[Saved entries]

□ □ □ □ □

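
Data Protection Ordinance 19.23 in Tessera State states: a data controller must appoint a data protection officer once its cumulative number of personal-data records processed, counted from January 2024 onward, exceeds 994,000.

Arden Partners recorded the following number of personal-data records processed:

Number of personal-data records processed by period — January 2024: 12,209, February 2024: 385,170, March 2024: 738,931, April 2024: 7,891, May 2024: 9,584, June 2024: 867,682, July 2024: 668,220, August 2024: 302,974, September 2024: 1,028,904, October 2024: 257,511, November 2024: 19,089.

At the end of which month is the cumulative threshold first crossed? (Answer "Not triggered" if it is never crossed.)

March 2024

Through January 2024: 12,209
Through February 2024: 397,379
Through March 2024: 1,136,310 ← exceeds threshold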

□ □ □ □ □

[Task brief] Check each line above for the string "data", then copy the ones that have it.

[Expected answer]
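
Data Protection Ordinance 19.23 in Tessera State states: a data controller must appoint a data protection officer once its cumulative number of personal-data records processed, counted from January 2024 onward, exceeds 994,000.
Arden Partners recorded the following number of personal-data records processed:
Number of personal-data records processed by period — January 2024: 12,209, February 2024: 385,170, March 2024: 738,931, April 2024: 7,891, May 2024: 9,584, June 2024: 867,682, July 2024: 668,220, August 2024: 302,974, September 2024: 1,028,904, October 2024: 257,511, November 2024: 19,089.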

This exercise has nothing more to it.